§ **YOUR OBJECTIVE**
Repeat each record that follows, keeping it identical.

§ **DATASET ENTRIES**
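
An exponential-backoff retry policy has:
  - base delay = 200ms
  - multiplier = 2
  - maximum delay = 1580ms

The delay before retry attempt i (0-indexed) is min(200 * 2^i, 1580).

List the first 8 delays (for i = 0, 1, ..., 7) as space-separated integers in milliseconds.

Computing each delay:
  i=0: min(200*2^0, 1580) = 200
  i=1: min(200*2^1, 1580) = 400
  i=2: min(200*2^2, 1580) = 800
  i=3: min(200*2^3, 1580) = 1580
  i=4: min(200*2^4, 1580) = 1580
  i=5: min(200*2^5, 1580) = 1580
  i=6: min(200*2^6, 1580) = 1580
  i=7: min(200*2^7, 1580) = 1580

Answer: 200 400 800 1580 1580 1580 1580 1580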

§ **OUTPUT BELOW**
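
An exponential-backoff retry policy has:
  - base delay = 200ms
  - multiplier = 2
  - maximum delay = 1580ms

The delay before retry attempt i (0-indexed) is min(200 * 2^i, 1580).

List the first 8 delays (for i = 0, 1, ..., 7) as space-separated integers in milliseconds.

Computing each delay:
  i=0: min(200*2^0, 1580) = 200
  i=1: min(200*2^1, 1580) = 400
  i=2: min(200*2^2, 1580) = 800
  i=3: min(200*2^3, 1580) = 1580
  i=4: min(200*2^4, 1580) = 1580
  i=5: min(200*2^5, 1580) = 1580
  i=6: min(200*2^6, 1580) = 1580
  i=7: min(200*2^7, 1580) = 1580

Answer: 200 400 800 1580 1580 1580 1580 1580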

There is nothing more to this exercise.